__Description of the task__
Below are the records; give the number of their lines that contain the word "bare" and nothing more.

__Data records__
--

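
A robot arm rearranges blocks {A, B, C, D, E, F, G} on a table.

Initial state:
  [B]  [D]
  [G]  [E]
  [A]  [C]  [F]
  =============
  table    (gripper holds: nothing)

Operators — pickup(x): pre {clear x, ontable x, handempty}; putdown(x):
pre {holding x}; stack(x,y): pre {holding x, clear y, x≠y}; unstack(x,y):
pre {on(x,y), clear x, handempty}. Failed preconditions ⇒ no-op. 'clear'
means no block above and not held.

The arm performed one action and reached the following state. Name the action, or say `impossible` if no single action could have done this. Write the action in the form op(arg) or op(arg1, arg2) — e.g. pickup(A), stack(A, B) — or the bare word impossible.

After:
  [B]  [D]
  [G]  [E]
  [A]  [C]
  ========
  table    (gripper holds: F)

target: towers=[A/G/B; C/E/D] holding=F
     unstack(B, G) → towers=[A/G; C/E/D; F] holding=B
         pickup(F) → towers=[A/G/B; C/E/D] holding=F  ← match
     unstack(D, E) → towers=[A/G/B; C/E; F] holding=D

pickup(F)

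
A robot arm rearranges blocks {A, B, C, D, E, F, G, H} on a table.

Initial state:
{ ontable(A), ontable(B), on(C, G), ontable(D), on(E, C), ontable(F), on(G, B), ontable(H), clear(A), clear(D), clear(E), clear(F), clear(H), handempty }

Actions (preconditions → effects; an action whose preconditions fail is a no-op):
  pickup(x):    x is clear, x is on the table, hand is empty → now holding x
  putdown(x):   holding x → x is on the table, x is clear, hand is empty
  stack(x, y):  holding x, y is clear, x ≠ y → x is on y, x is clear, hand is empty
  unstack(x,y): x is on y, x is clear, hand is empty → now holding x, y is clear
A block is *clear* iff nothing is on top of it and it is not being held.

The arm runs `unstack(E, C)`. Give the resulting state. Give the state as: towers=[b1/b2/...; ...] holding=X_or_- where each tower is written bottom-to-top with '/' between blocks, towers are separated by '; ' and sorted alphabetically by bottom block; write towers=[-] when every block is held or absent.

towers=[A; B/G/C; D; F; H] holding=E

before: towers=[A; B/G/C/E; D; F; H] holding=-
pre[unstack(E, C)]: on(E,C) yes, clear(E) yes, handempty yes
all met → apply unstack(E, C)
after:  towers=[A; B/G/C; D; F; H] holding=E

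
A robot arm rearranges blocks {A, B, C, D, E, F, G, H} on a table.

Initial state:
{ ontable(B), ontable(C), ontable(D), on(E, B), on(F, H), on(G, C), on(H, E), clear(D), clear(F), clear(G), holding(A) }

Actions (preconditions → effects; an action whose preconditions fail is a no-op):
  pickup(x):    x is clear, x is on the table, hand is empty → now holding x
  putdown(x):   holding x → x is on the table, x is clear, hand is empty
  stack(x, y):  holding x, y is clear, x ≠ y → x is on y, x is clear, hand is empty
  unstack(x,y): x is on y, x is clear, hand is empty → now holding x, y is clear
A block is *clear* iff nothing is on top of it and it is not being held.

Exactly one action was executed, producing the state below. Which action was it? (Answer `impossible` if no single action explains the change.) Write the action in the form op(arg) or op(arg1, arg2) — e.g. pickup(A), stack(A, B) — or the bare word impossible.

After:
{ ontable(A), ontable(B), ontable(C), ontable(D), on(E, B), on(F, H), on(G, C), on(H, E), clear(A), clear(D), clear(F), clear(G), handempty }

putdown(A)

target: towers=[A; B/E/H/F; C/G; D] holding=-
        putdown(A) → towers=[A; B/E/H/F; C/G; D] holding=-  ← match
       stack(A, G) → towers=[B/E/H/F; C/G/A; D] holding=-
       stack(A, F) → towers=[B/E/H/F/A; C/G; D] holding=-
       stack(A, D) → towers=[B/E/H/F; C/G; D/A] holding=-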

--

__Reply__
2